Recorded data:
---

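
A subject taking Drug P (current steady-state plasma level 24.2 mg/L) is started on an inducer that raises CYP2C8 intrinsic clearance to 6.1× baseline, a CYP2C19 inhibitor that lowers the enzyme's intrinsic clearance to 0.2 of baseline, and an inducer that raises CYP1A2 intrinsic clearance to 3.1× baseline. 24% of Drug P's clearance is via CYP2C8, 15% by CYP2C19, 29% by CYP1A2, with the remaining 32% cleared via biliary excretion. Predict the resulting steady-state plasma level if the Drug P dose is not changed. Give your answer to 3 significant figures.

The CYP2C8 pathway (24% of clearance) is boosted to 6.1× activity: 0.24 × 6.1 = 1.464.
The CYP2C19 pathway (15% of clearance) falls to 0.2× activity: 0.15 × 0.2 = 0.03.
The CYP1A2 pathway (29% of clearance) rises to 3.1× activity: 0.29 × 3.1 = 0.899.
Non-CYP routes (32%) are unchanged.
Relative clearance = 1.464 + 0.03 + 0.899 + 0.32 = 2.713.
Dividing the baseline by the relative clearance: 24.2 / 2.713 = 8.92 mg/L.

8.92 mg/L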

---

YOUR TASK: Set down each line exactly as it appears in the data.

ANSWER BOX:
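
A subject taking Drug P (current steady-state plasma level 24.2 mg/L) is started on an inducer that raises CYP2C8 intrinsic clearance to 6.1× baseline, a CYP2C19 inhibitor that lowers the enzyme's intrinsic clearance to 0.2 of baseline, and an inducer that raises CYP1A2 intrinsic clearance to 3.1× baseline. 24% of Drug P's clearance is via CYP2C8, 15% by CYP2C19, 29% by CYP1A2, with the remaining 32% cleared via biliary excretion. Predict the resulting steady-state plasma level if the Drug P dose is not changed. Give your answer to 3 significant figures.

The CYP2C8 pathway (24% of clearance) is boosted to 6.1× activity: 0.24 × 6.1 = 1.464.
The CYP2C19 pathway (15% of clearance) falls to 0.2× activity: 0.15 × 0.2 = 0.03.
The CYP1A2 pathway (29% of clearance) rises to 3.1× activity: 0.29 × 3.1 = 0.899.
Non-CYP routes (32%) are unchanged.
Relative clearance = 1.464 + 0.03 + 0.899 + 0.32 = 2.713.
Dividing the baseline by the relative clearance: 24.2 / 2.713 = 8.92 mg/L.

8.92 mg/L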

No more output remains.